**WHAT IS NEEDED**
Each line from the one containing "15:14 is when" through the last line of the records below is to be set down exactly; the rest stays out.

**DATA TO EXAMINE**
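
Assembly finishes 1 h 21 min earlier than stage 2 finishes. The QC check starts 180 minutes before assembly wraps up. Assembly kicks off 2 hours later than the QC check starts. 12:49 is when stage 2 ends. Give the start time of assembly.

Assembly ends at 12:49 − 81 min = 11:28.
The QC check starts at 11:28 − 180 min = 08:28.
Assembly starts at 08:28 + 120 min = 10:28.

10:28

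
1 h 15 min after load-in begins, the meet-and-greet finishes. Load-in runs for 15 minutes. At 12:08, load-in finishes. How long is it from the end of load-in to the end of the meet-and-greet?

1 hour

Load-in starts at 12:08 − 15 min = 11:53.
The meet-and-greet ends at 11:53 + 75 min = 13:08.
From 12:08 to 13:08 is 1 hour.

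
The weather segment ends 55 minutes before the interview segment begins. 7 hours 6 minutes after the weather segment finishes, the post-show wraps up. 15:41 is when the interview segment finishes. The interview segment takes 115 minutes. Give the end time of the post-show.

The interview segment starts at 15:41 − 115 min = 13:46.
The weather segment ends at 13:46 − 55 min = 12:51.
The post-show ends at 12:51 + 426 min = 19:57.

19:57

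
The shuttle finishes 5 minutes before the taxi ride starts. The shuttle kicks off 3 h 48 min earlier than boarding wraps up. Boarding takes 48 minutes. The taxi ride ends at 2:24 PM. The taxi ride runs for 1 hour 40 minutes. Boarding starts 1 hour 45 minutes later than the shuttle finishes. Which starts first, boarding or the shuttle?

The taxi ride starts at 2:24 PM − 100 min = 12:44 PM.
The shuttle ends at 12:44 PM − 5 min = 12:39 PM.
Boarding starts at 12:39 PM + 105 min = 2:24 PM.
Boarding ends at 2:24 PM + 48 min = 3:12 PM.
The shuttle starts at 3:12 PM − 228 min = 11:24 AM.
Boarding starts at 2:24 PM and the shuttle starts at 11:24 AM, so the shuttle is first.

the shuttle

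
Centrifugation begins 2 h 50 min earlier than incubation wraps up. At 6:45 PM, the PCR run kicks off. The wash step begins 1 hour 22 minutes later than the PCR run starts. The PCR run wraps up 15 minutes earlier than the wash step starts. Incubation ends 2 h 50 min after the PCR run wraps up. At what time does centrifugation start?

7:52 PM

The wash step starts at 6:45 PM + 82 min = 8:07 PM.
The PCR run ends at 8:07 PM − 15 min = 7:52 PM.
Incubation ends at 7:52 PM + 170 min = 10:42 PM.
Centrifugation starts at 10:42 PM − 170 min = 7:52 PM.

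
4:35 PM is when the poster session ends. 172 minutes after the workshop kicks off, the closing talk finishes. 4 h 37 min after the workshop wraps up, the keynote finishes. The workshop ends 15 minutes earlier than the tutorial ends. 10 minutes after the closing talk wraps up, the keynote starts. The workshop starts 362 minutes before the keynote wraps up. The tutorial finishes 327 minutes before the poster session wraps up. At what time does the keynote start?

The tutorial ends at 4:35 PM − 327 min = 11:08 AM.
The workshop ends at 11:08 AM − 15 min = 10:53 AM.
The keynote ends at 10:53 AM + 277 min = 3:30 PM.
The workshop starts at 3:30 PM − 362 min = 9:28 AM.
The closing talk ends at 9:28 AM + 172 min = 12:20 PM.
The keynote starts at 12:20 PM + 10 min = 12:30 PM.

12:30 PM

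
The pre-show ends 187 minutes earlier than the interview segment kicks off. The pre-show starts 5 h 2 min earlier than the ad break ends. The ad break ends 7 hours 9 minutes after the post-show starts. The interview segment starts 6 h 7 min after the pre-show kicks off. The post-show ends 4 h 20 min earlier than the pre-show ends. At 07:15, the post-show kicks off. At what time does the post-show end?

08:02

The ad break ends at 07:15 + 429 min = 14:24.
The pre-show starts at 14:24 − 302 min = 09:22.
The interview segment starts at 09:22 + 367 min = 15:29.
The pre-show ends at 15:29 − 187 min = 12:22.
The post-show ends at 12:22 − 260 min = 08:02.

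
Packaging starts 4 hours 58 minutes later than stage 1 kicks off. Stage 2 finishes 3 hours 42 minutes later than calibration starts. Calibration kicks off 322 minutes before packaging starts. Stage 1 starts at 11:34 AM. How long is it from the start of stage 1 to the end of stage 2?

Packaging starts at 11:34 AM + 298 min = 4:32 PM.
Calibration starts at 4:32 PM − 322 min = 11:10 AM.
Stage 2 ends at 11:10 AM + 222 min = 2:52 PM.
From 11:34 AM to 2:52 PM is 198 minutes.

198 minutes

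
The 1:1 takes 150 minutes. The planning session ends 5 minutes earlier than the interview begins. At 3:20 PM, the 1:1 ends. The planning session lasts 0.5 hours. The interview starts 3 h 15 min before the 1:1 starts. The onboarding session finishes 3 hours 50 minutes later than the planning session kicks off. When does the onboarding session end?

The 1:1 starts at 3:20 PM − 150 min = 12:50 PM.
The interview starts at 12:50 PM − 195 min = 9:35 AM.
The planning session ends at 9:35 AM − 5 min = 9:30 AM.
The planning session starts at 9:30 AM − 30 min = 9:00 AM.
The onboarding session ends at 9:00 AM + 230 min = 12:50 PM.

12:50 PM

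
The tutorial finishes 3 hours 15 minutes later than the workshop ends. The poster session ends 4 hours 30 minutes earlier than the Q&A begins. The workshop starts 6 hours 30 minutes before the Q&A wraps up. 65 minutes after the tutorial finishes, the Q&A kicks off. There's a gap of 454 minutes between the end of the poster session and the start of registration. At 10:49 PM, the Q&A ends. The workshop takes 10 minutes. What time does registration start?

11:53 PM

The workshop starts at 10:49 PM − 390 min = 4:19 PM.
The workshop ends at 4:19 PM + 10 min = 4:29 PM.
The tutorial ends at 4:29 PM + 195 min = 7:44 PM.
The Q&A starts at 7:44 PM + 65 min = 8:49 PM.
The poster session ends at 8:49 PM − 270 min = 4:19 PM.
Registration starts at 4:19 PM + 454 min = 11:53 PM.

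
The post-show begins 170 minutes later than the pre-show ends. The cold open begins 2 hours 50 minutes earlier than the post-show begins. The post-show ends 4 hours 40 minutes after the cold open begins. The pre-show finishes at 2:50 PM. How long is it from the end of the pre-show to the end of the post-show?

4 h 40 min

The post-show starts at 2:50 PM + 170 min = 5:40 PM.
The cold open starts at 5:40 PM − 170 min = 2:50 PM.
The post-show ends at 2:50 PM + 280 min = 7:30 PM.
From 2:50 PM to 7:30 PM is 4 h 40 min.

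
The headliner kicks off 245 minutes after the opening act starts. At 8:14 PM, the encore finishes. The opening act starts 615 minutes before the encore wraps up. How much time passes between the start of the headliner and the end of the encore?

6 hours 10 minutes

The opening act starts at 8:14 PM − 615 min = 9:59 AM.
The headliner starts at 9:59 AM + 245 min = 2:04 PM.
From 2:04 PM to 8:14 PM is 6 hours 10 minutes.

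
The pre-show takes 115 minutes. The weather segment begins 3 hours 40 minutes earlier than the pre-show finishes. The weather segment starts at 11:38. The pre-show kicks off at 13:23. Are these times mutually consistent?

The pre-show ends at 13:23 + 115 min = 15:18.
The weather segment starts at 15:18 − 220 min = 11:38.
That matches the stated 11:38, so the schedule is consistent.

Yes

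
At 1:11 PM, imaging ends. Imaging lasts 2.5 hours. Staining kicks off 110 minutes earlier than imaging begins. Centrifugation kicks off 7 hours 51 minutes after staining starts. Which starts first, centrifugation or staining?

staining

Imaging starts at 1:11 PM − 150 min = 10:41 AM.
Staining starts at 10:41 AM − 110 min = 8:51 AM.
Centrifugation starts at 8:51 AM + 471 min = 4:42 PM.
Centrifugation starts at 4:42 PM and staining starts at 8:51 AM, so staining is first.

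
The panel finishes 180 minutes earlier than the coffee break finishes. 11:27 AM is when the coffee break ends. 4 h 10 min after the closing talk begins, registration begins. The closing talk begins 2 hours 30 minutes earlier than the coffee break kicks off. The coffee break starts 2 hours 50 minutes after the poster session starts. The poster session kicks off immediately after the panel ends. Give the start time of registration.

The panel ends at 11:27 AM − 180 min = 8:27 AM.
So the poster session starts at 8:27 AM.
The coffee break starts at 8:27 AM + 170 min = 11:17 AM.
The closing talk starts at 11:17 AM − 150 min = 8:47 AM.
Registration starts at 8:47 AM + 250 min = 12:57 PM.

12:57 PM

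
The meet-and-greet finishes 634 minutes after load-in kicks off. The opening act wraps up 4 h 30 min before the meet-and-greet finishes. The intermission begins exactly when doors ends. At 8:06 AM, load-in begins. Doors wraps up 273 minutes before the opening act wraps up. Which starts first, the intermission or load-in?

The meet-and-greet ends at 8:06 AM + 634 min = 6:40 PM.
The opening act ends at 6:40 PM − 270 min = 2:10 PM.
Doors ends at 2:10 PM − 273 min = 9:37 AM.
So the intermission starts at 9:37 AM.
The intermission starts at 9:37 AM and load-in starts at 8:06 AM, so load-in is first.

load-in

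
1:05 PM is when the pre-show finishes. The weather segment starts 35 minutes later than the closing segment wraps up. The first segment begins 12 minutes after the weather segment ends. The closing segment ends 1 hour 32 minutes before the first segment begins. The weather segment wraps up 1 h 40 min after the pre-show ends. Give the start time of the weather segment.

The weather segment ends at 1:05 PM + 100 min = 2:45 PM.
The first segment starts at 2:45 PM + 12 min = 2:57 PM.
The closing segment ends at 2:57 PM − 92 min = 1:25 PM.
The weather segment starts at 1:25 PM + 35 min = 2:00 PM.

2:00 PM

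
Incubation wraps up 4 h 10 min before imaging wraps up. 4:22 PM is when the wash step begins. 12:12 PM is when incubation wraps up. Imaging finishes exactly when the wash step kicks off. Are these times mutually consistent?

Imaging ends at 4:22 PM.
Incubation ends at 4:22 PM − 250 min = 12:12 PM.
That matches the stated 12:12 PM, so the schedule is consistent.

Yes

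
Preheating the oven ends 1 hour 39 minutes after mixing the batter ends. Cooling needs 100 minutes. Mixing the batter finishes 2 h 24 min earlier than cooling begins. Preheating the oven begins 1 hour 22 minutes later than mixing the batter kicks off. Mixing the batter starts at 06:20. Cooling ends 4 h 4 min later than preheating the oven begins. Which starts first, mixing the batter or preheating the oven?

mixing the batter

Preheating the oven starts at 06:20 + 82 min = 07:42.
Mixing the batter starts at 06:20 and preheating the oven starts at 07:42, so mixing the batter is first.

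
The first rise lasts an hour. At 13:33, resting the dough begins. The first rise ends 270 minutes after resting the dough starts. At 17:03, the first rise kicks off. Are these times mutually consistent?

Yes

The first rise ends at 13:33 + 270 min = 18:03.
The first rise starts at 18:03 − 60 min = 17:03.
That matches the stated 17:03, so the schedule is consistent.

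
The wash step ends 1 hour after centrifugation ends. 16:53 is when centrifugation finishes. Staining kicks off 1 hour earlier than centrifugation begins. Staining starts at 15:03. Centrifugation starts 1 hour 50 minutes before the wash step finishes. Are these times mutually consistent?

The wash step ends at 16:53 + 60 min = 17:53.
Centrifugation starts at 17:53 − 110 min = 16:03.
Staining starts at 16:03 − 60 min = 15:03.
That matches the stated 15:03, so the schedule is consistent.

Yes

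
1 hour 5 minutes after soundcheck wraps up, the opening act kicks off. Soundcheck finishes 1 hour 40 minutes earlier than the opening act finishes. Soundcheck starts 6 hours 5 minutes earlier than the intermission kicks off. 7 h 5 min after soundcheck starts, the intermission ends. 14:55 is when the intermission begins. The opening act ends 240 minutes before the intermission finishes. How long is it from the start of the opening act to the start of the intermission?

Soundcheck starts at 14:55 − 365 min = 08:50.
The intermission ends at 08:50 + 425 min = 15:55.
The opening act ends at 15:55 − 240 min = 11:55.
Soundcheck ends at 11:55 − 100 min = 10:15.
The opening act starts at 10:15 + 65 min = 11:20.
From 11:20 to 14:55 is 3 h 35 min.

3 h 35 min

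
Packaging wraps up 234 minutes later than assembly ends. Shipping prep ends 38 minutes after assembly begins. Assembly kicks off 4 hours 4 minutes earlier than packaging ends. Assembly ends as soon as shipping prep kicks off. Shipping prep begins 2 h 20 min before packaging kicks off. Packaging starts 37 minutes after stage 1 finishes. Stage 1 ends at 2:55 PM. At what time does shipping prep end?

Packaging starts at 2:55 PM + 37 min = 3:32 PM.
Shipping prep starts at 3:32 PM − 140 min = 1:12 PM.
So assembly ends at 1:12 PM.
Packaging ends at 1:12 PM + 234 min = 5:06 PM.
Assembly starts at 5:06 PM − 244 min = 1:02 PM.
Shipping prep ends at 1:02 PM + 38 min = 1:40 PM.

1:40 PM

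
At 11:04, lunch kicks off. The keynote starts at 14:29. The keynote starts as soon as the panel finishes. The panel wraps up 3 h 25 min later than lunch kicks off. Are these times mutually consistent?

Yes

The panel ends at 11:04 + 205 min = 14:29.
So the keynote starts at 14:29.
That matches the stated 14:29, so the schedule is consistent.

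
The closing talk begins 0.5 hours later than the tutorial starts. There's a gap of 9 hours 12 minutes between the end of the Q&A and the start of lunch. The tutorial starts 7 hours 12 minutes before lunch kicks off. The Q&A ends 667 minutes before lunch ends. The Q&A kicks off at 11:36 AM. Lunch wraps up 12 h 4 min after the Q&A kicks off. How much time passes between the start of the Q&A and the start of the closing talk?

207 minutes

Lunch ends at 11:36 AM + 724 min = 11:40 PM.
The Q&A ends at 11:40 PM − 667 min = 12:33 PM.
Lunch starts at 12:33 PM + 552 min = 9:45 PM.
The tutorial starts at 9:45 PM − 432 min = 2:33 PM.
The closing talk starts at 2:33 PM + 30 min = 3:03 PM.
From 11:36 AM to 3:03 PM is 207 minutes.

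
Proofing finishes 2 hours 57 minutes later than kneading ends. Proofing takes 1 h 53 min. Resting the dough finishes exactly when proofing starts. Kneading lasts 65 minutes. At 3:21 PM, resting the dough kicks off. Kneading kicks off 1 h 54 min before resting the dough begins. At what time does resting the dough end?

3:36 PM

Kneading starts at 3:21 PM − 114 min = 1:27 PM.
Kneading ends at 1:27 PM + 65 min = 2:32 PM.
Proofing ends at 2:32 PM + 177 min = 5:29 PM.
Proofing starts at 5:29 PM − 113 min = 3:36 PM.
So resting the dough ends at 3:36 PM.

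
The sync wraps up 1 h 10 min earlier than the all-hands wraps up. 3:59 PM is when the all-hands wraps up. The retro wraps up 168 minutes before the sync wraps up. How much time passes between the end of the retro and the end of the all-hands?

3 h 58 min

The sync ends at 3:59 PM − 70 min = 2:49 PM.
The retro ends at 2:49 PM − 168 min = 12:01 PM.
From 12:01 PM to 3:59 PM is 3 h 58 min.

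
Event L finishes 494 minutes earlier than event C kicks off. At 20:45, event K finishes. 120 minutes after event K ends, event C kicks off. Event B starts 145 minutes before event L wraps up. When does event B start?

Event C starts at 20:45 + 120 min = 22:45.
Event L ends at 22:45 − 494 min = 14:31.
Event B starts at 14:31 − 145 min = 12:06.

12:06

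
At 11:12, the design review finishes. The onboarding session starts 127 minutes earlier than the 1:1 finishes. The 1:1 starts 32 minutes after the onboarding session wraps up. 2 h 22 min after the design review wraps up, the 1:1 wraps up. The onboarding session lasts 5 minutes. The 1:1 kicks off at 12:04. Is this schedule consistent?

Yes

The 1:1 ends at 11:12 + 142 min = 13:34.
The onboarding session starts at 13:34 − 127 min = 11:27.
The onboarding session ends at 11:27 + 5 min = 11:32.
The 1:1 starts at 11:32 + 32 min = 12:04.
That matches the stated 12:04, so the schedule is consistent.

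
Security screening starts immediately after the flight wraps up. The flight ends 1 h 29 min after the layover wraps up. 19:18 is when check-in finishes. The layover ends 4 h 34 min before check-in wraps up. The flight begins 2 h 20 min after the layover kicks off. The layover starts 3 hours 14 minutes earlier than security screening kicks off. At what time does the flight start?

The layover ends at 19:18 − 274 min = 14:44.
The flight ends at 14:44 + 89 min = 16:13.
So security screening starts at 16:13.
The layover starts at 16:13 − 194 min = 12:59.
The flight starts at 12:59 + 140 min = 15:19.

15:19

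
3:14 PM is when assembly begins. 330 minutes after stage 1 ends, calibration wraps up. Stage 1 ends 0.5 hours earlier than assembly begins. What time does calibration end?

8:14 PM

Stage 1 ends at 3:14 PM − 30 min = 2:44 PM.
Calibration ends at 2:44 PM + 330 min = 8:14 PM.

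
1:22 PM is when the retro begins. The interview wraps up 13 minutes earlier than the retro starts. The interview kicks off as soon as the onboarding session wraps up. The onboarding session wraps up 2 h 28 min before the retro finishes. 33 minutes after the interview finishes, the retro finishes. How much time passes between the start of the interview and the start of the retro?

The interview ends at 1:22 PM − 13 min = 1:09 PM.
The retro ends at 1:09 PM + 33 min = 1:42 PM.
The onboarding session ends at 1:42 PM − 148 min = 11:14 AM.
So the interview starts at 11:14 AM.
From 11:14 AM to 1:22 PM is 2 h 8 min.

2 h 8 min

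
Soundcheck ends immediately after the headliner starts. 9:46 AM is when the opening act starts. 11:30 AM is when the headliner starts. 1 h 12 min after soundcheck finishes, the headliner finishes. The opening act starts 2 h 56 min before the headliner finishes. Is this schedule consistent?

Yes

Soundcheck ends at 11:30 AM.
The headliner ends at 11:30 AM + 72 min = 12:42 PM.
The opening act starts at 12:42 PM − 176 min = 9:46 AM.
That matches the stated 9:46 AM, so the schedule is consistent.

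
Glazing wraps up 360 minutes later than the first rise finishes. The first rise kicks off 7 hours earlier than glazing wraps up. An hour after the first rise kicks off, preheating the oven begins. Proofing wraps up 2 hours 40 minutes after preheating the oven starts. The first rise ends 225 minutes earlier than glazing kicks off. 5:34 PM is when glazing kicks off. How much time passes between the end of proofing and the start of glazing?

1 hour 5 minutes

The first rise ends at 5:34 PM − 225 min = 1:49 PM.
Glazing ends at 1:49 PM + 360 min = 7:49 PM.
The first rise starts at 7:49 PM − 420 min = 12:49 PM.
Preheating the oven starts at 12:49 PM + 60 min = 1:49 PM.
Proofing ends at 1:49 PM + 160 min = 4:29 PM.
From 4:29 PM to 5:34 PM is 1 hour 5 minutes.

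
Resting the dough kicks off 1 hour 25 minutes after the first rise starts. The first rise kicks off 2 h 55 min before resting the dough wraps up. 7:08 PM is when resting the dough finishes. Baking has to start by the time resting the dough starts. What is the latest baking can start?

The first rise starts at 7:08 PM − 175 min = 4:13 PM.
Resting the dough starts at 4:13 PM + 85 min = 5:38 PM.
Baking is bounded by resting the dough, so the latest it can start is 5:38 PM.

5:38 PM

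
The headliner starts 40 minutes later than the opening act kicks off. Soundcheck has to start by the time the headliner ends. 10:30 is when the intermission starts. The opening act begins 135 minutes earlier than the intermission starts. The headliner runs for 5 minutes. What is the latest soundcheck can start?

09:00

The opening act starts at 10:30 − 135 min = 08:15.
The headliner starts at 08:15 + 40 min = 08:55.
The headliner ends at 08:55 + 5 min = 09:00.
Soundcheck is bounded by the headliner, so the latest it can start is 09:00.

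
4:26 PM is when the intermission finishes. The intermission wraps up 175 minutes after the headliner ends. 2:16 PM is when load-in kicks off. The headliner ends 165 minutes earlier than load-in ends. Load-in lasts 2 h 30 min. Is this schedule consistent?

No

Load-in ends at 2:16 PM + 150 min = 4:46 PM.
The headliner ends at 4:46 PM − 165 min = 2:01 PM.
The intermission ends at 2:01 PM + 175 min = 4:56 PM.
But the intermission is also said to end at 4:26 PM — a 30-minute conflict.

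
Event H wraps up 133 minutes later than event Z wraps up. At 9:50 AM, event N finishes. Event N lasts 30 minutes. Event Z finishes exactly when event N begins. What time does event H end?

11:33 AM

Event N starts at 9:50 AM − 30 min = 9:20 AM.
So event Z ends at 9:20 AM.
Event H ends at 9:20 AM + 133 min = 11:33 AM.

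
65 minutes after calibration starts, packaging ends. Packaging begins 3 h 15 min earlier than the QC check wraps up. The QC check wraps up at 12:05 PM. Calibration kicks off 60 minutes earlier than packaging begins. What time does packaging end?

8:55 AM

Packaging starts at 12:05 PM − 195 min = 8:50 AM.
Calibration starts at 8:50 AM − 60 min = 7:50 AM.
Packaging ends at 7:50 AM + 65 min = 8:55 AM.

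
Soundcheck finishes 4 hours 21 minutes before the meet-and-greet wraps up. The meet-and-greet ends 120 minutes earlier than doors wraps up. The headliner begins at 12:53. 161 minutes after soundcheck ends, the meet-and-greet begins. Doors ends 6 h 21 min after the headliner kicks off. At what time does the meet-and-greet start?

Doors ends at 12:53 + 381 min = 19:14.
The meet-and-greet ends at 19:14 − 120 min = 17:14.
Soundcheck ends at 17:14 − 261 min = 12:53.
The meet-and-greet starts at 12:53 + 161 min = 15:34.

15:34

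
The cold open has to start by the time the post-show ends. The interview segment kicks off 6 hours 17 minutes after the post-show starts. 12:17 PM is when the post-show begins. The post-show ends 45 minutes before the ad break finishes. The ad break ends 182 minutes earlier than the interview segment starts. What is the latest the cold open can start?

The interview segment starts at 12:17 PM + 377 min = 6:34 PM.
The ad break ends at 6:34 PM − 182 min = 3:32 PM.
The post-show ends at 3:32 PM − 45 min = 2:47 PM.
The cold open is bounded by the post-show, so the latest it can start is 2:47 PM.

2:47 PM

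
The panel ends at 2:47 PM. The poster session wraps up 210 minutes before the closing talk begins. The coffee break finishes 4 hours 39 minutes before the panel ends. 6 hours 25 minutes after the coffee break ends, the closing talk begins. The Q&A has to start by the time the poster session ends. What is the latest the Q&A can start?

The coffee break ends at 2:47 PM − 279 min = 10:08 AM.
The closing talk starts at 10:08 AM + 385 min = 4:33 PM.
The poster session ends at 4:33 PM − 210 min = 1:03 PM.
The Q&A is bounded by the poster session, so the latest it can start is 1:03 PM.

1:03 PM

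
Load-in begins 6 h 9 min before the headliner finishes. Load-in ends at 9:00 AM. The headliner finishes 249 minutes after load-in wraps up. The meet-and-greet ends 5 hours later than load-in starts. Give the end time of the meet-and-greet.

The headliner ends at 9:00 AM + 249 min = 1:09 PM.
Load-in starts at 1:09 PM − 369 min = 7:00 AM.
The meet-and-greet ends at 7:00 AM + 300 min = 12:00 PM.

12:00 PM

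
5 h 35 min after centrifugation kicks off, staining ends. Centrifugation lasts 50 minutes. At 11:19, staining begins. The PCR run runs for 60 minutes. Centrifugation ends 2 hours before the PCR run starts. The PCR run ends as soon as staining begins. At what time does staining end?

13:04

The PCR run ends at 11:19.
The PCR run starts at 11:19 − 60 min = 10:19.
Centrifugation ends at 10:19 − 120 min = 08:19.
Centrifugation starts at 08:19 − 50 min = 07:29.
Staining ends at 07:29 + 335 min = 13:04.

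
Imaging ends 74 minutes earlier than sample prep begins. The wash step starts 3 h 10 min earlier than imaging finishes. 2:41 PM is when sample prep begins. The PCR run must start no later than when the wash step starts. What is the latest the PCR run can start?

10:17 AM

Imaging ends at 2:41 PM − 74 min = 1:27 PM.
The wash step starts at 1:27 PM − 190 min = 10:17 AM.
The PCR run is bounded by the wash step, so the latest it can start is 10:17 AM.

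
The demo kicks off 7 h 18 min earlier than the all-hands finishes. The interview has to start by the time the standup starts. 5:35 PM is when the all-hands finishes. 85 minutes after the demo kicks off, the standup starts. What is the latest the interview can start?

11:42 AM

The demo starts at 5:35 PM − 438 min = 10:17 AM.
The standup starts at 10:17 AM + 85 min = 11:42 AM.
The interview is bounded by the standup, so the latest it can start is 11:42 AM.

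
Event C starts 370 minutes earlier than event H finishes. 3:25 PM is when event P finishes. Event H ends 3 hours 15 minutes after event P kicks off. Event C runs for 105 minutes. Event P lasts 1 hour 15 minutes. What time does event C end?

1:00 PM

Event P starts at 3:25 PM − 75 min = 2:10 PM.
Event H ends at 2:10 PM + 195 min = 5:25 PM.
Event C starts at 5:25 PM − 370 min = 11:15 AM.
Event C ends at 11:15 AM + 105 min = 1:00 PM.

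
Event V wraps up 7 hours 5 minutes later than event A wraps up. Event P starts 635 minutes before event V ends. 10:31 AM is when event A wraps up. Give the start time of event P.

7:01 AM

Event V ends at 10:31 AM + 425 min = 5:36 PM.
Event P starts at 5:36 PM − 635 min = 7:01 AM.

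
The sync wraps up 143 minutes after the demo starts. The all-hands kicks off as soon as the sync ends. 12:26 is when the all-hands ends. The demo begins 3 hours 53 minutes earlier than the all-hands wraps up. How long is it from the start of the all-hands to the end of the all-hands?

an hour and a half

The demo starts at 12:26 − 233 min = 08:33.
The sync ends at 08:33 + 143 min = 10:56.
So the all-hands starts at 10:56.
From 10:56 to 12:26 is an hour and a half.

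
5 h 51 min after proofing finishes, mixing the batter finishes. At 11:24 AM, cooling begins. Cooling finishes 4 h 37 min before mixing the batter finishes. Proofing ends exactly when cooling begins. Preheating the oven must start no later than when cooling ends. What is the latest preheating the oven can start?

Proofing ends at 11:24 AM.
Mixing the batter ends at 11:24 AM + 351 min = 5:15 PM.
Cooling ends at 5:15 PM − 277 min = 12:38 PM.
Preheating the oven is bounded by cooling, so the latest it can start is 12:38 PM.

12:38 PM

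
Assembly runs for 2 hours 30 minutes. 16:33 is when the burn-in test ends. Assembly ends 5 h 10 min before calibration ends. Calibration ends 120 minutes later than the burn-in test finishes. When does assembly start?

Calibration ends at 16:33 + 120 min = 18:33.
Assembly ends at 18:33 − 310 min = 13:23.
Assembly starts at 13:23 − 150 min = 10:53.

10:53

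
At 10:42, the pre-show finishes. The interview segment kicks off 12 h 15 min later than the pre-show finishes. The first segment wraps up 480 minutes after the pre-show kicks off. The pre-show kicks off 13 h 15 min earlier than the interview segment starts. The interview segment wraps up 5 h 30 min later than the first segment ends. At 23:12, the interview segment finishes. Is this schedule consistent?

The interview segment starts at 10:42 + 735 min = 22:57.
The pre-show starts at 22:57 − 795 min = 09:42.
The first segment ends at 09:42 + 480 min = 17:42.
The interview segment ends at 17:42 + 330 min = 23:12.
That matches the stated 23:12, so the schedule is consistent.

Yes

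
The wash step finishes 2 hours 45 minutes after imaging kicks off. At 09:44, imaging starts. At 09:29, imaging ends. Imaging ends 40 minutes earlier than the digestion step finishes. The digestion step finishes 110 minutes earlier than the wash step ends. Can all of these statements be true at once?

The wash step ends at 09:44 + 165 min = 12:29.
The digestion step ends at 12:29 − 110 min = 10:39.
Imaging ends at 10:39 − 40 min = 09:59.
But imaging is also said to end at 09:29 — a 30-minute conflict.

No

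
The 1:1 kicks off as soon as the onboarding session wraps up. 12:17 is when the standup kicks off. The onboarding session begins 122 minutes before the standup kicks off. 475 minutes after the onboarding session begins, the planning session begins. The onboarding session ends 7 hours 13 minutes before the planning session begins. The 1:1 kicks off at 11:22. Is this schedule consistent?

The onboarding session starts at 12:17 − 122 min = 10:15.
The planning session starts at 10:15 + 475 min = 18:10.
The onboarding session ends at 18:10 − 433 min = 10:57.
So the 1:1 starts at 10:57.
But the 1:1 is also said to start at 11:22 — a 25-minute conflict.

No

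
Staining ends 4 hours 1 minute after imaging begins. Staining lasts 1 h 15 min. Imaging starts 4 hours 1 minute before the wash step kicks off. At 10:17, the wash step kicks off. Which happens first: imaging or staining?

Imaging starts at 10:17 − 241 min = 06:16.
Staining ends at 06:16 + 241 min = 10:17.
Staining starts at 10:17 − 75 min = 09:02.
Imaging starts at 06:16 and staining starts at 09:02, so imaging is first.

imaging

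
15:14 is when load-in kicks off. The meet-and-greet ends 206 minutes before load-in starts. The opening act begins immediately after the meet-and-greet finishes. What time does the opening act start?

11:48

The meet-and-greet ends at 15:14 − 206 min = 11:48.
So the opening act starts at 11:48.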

**EXERCISE RESPONSE**
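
15:14 is when load-in kicks off. The meet-and-greet ends 206 minutes before load-in starts. The opening act begins immediately after the meet-and-greet finishes. What time does the opening act start?

11:48

The meet-and-greet ends at 15:14 − 206 min = 11:48.
So the opening act starts at 11:48.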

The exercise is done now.